§ Exercise inputs:
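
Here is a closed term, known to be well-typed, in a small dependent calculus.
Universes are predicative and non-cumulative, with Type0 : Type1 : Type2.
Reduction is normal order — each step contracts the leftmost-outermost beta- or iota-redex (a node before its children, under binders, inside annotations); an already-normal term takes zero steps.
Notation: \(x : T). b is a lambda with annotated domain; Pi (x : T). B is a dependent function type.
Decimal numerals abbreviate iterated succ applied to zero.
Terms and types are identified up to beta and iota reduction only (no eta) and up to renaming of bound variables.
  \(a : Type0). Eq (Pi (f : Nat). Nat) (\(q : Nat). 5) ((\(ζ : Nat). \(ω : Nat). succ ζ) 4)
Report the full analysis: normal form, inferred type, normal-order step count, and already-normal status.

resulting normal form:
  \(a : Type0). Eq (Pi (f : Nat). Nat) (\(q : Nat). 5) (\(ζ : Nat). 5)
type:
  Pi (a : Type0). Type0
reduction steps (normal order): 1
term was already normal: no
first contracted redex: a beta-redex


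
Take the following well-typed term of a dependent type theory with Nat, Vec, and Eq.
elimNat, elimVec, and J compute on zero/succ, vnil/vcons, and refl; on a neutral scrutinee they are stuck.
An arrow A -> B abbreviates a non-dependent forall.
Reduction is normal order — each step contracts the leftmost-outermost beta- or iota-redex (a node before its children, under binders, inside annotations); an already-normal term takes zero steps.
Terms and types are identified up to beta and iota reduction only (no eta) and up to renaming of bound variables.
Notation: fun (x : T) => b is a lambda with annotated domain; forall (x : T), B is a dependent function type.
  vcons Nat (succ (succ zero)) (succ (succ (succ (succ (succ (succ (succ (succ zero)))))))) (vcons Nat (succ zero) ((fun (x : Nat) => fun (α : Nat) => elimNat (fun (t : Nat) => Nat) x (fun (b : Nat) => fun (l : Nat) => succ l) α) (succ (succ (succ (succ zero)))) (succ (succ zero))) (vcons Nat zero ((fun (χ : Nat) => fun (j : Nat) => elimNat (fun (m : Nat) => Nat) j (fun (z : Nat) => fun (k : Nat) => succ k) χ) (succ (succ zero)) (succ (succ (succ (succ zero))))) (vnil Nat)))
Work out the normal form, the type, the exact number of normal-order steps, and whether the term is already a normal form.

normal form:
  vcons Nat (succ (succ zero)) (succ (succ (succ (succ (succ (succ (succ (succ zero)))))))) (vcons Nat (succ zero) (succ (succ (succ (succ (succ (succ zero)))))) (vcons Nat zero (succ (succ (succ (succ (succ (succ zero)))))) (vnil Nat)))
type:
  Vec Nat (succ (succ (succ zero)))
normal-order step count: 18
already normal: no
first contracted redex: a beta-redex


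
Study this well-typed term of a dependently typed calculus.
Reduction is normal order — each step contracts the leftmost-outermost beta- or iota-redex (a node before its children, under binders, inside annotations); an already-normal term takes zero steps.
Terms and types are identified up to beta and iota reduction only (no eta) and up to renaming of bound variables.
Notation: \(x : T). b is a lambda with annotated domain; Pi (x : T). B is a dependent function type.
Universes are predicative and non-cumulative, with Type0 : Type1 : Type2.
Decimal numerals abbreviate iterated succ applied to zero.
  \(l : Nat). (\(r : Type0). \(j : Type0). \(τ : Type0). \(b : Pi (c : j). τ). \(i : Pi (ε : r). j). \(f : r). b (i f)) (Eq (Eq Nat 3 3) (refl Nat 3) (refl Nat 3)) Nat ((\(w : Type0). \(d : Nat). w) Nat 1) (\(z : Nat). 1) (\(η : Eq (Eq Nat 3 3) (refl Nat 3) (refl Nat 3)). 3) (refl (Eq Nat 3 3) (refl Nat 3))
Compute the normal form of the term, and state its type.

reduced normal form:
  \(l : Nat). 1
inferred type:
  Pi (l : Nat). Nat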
* * *
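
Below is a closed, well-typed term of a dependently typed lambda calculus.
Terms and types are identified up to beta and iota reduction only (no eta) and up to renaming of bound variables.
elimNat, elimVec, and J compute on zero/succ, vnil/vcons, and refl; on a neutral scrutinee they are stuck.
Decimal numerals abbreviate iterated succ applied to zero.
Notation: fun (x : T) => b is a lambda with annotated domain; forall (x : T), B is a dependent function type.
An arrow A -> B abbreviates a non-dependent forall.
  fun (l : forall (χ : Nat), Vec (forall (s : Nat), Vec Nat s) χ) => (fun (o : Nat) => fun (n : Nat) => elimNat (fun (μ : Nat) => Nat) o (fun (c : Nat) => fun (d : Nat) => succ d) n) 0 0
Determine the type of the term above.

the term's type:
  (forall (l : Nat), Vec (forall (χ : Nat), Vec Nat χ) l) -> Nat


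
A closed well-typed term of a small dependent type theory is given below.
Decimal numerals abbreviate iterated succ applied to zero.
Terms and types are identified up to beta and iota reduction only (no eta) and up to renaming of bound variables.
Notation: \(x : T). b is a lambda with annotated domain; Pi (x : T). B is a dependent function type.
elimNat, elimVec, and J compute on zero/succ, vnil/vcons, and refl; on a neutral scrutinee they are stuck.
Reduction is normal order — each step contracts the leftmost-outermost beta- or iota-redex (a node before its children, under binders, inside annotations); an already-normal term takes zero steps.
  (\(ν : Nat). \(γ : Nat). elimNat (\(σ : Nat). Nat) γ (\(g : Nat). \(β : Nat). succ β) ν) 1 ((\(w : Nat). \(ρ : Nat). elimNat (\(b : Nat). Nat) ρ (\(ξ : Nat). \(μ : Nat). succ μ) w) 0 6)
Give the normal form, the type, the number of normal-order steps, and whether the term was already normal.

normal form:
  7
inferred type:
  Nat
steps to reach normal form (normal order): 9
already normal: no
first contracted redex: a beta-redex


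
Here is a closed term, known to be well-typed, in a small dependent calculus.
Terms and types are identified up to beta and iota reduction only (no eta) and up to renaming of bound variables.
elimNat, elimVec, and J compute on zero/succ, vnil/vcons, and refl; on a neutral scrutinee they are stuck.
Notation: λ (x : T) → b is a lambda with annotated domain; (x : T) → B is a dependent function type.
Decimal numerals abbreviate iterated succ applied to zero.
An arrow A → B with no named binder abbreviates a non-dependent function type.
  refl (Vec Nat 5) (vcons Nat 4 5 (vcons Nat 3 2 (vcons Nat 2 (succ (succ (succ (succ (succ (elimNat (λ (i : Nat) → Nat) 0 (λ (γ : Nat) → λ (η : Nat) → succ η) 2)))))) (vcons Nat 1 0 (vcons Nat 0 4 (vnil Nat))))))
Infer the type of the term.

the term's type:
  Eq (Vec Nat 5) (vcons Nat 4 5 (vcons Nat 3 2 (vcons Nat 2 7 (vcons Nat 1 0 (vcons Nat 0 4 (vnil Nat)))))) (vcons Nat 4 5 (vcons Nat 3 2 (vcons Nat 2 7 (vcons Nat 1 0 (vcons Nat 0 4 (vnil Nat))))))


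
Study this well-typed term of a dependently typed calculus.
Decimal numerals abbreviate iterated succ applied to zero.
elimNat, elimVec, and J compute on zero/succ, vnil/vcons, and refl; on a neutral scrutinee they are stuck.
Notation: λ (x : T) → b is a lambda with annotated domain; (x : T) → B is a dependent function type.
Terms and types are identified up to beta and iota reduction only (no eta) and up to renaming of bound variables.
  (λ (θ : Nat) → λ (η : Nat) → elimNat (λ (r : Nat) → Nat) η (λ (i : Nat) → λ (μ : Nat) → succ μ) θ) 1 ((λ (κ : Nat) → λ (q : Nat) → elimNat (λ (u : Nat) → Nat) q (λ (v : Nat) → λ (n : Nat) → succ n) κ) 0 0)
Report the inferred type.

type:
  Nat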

§ Aim of the exercise: From the data above, return every line from the line that has "fun (l : forall" up to and including the line that has "An arrow A →", exactly.

§ Exercise solution:
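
  fun (l : forall (χ : Nat), Vec (forall (s : Nat), Vec Nat s) χ) => (fun (o : Nat) => fun (n : Nat) => elimNat (fun (μ : Nat) => Nat) o (fun (c : Nat) => fun (d : Nat) => succ d) n) 0 0
Determine the type of the term above.

the term's type:
  (forall (l : Nat), Vec (forall (χ : Nat), Vec Nat χ) l) -> Nat


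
A closed well-typed term of a small dependent type theory is given below.
Decimal numerals abbreviate iterated succ applied to zero.
Terms and types are identified up to beta and iota reduction only (no eta) and up to renaming of bound variables.
Notation: \(x : T). b is a lambda with annotated domain; Pi (x : T). B is a dependent function type.
elimNat, elimVec, and J compute on zero/succ, vnil/vcons, and refl; on a neutral scrutinee they are stuck.
Reduction is normal order — each step contracts the leftmost-outermost beta- or iota-redex (a node before its children, under binders, inside annotations); an already-normal term takes zero steps.
  (\(ν : Nat). \(γ : Nat). elimNat (\(σ : Nat). Nat) γ (\(g : Nat). \(β : Nat). succ β) ν) 1 ((\(w : Nat). \(ρ : Nat). elimNat (\(b : Nat). Nat) ρ (\(ξ : Nat). \(μ : Nat). succ μ) w) 0 6)
Give the normal form, the type, the number of normal-order steps, and whether the term was already normal.

normal form:
  7
inferred type:
  Nat
steps to reach normal form (normal order): 9
already normal: no
first contracted redex: a beta-redex


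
Here is a closed term, known to be well-typed, in a small dependent calculus.
Terms and types are identified up to beta and iota reduction only (no eta) and up to renaming of bound variables.
elimNat, elimVec, and J compute on zero/succ, vnil/vcons, and refl; on a neutral scrutinee they are stuck.
Notation: λ (x : T) → b is a lambda with annotated domain; (x : T) → B is a dependent function type.
Decimal numerals abbreviate iterated succ applied to zero.
An arrow A → B with no named binder abbreviates a non-dependent function type.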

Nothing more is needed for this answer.